§ **WORK TASK**
Return every entry exactly as written.
+++
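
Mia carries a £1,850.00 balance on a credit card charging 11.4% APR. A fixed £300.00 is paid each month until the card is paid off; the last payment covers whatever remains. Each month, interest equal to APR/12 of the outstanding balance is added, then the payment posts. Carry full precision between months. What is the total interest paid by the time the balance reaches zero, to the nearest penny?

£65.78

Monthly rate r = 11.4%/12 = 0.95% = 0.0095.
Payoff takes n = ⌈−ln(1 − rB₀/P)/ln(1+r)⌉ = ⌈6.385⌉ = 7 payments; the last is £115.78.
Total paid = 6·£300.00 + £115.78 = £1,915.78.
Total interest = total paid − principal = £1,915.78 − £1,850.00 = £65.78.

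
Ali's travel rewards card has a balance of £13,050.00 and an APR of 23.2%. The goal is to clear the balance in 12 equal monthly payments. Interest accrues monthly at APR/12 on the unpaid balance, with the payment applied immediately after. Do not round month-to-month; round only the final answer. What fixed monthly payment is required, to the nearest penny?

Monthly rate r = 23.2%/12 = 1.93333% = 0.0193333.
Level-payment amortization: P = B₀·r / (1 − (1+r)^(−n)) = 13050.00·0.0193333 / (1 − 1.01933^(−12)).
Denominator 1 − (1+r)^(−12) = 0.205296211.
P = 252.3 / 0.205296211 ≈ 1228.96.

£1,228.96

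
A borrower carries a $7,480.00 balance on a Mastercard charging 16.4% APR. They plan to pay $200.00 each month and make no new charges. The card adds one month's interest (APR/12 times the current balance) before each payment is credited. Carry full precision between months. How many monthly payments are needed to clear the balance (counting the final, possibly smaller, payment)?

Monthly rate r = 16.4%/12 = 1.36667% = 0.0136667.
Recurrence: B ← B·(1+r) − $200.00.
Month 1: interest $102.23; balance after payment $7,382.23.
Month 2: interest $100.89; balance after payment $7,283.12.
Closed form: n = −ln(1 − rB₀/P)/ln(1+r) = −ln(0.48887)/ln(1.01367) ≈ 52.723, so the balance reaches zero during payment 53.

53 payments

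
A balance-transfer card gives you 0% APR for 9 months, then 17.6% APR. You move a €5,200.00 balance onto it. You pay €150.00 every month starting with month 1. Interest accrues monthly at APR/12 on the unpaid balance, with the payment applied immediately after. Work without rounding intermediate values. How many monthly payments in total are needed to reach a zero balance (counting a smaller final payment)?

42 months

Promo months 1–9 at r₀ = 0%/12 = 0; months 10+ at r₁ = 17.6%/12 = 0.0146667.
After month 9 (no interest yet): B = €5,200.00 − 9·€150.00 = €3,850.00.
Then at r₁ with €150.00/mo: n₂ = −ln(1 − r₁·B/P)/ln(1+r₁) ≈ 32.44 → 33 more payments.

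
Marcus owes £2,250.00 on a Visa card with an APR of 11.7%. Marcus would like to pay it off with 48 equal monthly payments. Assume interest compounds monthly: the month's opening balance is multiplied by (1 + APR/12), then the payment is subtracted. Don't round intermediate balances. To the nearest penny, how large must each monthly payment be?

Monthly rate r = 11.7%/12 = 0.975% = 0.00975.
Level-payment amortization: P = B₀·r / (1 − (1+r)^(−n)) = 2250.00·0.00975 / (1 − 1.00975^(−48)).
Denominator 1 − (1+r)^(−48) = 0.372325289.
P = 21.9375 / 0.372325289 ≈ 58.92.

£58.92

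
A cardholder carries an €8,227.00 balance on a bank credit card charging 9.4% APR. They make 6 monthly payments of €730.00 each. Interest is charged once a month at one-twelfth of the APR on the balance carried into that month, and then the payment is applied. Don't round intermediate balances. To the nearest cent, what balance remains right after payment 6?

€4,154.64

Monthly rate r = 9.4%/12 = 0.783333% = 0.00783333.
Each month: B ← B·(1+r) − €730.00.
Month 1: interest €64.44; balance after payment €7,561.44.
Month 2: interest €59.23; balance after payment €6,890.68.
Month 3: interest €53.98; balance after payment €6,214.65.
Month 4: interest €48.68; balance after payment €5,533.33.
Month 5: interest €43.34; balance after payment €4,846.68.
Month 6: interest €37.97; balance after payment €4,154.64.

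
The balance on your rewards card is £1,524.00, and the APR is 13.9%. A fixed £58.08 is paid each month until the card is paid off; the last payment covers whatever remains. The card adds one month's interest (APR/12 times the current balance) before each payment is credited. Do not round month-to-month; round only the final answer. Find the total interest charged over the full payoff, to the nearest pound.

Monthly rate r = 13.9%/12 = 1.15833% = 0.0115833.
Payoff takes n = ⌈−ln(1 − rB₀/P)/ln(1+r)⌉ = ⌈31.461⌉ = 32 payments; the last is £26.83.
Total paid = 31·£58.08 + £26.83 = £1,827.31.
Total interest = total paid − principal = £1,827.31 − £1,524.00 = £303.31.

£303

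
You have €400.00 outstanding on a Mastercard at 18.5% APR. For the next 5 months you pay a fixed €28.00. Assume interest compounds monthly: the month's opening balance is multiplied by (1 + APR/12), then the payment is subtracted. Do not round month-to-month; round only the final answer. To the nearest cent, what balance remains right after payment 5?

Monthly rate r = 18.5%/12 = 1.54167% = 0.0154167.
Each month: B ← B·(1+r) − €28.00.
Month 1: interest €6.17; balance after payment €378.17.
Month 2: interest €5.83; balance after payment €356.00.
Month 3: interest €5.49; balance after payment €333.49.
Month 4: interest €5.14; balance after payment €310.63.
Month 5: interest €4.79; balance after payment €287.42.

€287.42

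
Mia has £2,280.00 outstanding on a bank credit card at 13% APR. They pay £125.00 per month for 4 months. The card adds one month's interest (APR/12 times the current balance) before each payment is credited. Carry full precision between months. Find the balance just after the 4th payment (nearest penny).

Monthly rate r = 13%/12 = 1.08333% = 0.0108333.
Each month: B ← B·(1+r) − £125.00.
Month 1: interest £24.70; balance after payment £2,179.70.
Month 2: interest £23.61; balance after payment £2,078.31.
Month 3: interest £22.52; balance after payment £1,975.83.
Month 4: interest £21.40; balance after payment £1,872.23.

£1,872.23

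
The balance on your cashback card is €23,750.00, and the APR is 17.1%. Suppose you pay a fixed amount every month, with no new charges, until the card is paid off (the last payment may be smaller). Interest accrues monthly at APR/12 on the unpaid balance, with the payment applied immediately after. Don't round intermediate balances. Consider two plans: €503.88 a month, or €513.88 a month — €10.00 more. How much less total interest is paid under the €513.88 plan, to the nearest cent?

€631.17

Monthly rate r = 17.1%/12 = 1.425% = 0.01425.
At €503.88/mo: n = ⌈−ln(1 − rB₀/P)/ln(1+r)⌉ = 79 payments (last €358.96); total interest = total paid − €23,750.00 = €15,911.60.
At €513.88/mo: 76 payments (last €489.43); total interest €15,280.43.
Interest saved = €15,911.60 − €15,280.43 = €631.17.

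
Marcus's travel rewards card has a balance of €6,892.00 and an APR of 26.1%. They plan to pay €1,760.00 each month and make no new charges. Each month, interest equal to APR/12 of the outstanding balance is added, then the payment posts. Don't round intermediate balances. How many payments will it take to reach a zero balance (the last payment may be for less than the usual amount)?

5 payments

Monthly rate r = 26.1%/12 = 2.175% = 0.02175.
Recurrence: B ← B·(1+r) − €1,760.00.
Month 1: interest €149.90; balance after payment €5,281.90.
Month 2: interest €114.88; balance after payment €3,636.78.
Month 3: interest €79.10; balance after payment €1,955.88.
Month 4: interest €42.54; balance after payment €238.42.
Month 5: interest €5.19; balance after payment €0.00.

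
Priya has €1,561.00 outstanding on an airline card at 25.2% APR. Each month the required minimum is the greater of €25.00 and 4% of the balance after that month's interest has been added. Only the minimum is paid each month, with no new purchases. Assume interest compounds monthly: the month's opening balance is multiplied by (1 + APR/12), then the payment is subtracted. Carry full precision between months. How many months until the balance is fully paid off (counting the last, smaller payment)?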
+++
§ **TASK RESPONSE**
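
Mia carries a £1,850.00 balance on a credit card charging 11.4% APR. A fixed £300.00 is paid each month until the card is paid off; the last payment covers whatever remains. Each month, interest equal to APR/12 of the outstanding balance is added, then the payment posts. Carry full precision between months. What is the total interest paid by the time the balance reaches zero, to the nearest penny?

£65.78

Monthly rate r = 11.4%/12 = 0.95% = 0.0095.
Payoff takes n = ⌈−ln(1 − rB₀/P)/ln(1+r)⌉ = ⌈6.385⌉ = 7 payments; the last is £115.78.
Total paid = 6·£300.00 + £115.78 = £1,915.78.
Total interest = total paid − principal = £1,915.78 − £1,850.00 = £65.78.

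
Ali's travel rewards card has a balance of £13,050.00 and an APR of 23.2%. The goal is to clear the balance in 12 equal monthly payments. Interest accrues monthly at APR/12 on the unpaid balance, with the payment applied immediately after. Do not round month-to-month; round only the final answer. What fixed monthly payment is required, to the nearest penny?

Monthly rate r = 23.2%/12 = 1.93333% = 0.0193333.
Level-payment amortization: P = B₀·r / (1 − (1+r)^(−n)) = 13050.00·0.0193333 / (1 − 1.01933^(−12)).
Denominator 1 − (1+r)^(−12) = 0.205296211.
P = 252.3 / 0.205296211 ≈ 1228.96.

£1,228.96

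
A borrower carries a $7,480.00 balance on a Mastercard charging 16.4% APR. They plan to pay $200.00 each month and make no new charges. The card adds one month's interest (APR/12 times the current balance) before each payment is credited. Carry full precision between months. How many monthly payments are needed to clear the balance (counting the final, possibly smaller, payment)?

Monthly rate r = 16.4%/12 = 1.36667% = 0.0136667.
Recurrence: B ← B·(1+r) − $200.00.
Month 1: interest $102.23; balance after payment $7,382.23.
Month 2: interest $100.89; balance after payment $7,283.12.
Closed form: n = −ln(1 − rB₀/P)/ln(1+r) = −ln(0.48887)/ln(1.01367) ≈ 52.723, so the balance reaches zero during payment 53.

53 payments

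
A balance-transfer card gives you 0% APR for 9 months, then 17.6% APR. You move a €5,200.00 balance onto it. You pay €150.00 every month starting with month 1. Interest accrues monthly at APR/12 on the unpaid balance, with the payment applied immediately after. Work without rounding intermediate values. How many monthly payments in total are needed to reach a zero balance (counting a smaller final payment)?

42 months

Promo months 1–9 at r₀ = 0%/12 = 0; months 10+ at r₁ = 17.6%/12 = 0.0146667.
After month 9 (no interest yet): B = €5,200.00 − 9·€150.00 = €3,850.00.
Then at r₁ with €150.00/mo: n₂ = −ln(1 − r₁·B/P)/ln(1+r₁) ≈ 32.44 → 33 more payments.

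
Marcus owes £2,250.00 on a Visa card with an APR of 11.7%. Marcus would like to pay it off with 48 equal monthly payments. Assume interest compounds monthly: the month's opening balance is multiplied by (1 + APR/12), then the payment is subtracted. Don't round intermediate balances. To the nearest penny, how large must each monthly payment be?

Monthly rate r = 11.7%/12 = 0.975% = 0.00975.
Level-payment amortization: P = B₀·r / (1 − (1+r)^(−n)) = 2250.00·0.00975 / (1 − 1.00975^(−48)).
Denominator 1 − (1+r)^(−48) = 0.372325289.
P = 21.9375 / 0.372325289 ≈ 58.92.

£58.92

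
A cardholder carries an €8,227.00 balance on a bank credit card charging 9.4% APR. They make 6 monthly payments of €730.00 each. Interest is charged once a month at one-twelfth of the APR on the balance carried into that month, and then the payment is applied. Don't round intermediate balances. To the nearest cent, what balance remains right after payment 6?

€4,154.64

Monthly rate r = 9.4%/12 = 0.783333% = 0.00783333.
Each month: B ← B·(1+r) − €730.00.
Month 1: interest €64.44; balance after payment €7,561.44.
Month 2: interest €59.23; balance after payment €6,890.68.
Month 3: interest €53.98; balance after payment €6,214.65.
Month 4: interest €48.68; balance after payment €5,533.33.
Month 5: interest €43.34; balance after payment €4,846.68.
Month 6: interest €37.97; balance after payment €4,154.64.

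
The balance on your rewards card is £1,524.00, and the APR is 13.9%. A fixed £58.08 is paid each month until the card is paid off; the last payment covers whatever remains. The card adds one month's interest (APR/12 times the current balance) before each payment is credited. Do not round month-to-month; round only the final answer. Find the total interest charged over the full payoff, to the nearest pound.

Monthly rate r = 13.9%/12 = 1.15833% = 0.0115833.
Payoff takes n = ⌈−ln(1 − rB₀/P)/ln(1+r)⌉ = ⌈31.461⌉ = 32 payments; the last is £26.83.
Total paid = 31·£58.08 + £26.83 = £1,827.31.
Total interest = total paid − principal = £1,827.31 − £1,524.00 = £303.31.

£303

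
You have €400.00 outstanding on a Mastercard at 18.5% APR. For the next 5 months you pay a fixed €28.00. Assume interest compounds monthly: the month's opening balance is multiplied by (1 + APR/12), then the payment is subtracted. Do not round month-to-month; round only the final answer. To the nearest cent, what balance remains right after payment 5?

Monthly rate r = 18.5%/12 = 1.54167% = 0.0154167.
Each month: B ← B·(1+r) − €28.00.
Month 1: interest €6.17; balance after payment €378.17.
Month 2: interest €5.83; balance after payment €356.00.
Month 3: interest €5.49; balance after payment €333.49.
Month 4: interest €5.14; balance after payment €310.63.
Month 5: interest €4.79; balance after payment €287.42.

€287.42

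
Mia has £2,280.00 outstanding on a bank credit card at 13% APR. They pay £125.00 per month for 4 months. The card adds one month's interest (APR/12 times the current balance) before each payment is credited. Carry full precision between months. Find the balance just after the 4th payment (nearest penny).

Monthly rate r = 13%/12 = 1.08333% = 0.0108333.
Each month: B ← B·(1+r) − £125.00.
Month 1: interest £24.70; balance after payment £2,179.70.
Month 2: interest £23.61; balance after payment £2,078.31.
Month 3: interest £22.52; balance after payment £1,975.83.
Month 4: interest £21.40; balance after payment £1,872.23.

£1,872.23

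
The balance on your cashback card is €23,750.00, and the APR is 17.1%. Suppose you pay a fixed amount every month, with no new charges, until the card is paid off (the last payment may be smaller). Interest accrues monthly at APR/12 on the unpaid balance, with the payment applied immediately after. Don't round intermediate balances. Consider two plans: €503.88 a month, or €513.88 a month — €10.00 more. How much less total interest is paid under the €513.88 plan, to the nearest cent?

€631.17

Monthly rate r = 17.1%/12 = 1.425% = 0.01425.
At €503.88/mo: n = ⌈−ln(1 − rB₀/P)/ln(1+r)⌉ = 79 payments (last €358.96); total interest = total paid − €23,750.00 = €15,911.60.
At €513.88/mo: 76 payments (last €489.43); total interest €15,280.43.
Interest saved = €15,911.60 − €15,280.43 = €631.17.

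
Marcus's travel rewards card has a balance of €6,892.00 and an APR of 26.1%. They plan to pay €1,760.00 each month and make no new charges. Each month, interest equal to APR/12 of the outstanding balance is added, then the payment posts. Don't round intermediate balances. How many payments will it take to reach a zero balance (the last payment may be for less than the usual amount)?

5 payments

Monthly rate r = 26.1%/12 = 2.175% = 0.02175.
Recurrence: B ← B·(1+r) − €1,760.00.
Month 1: interest €149.90; balance after payment €5,281.90.
Month 2: interest €114.88; balance after payment €3,636.78.
Month 3: interest €79.10; balance after payment €1,955.88.
Month 4: interest €42.54; balance after payment €238.42.
Month 5: interest €5.19; balance after payment €0.00.

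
Priya has €1,561.00 outstanding on an airline card at 25.2% APR. Each month the required minimum is the greater of €25.00 and 4% of the balance after that month's interest has been added. Only the minimum is paid each month, with no new purchases. Assume interest compounds monthly: the month's opening balance is multiplied by (1 + APR/12), then the payment is subtracted. Carry full precision between months. How many months until the balance is fully paid off (counting the last, smaller payment)?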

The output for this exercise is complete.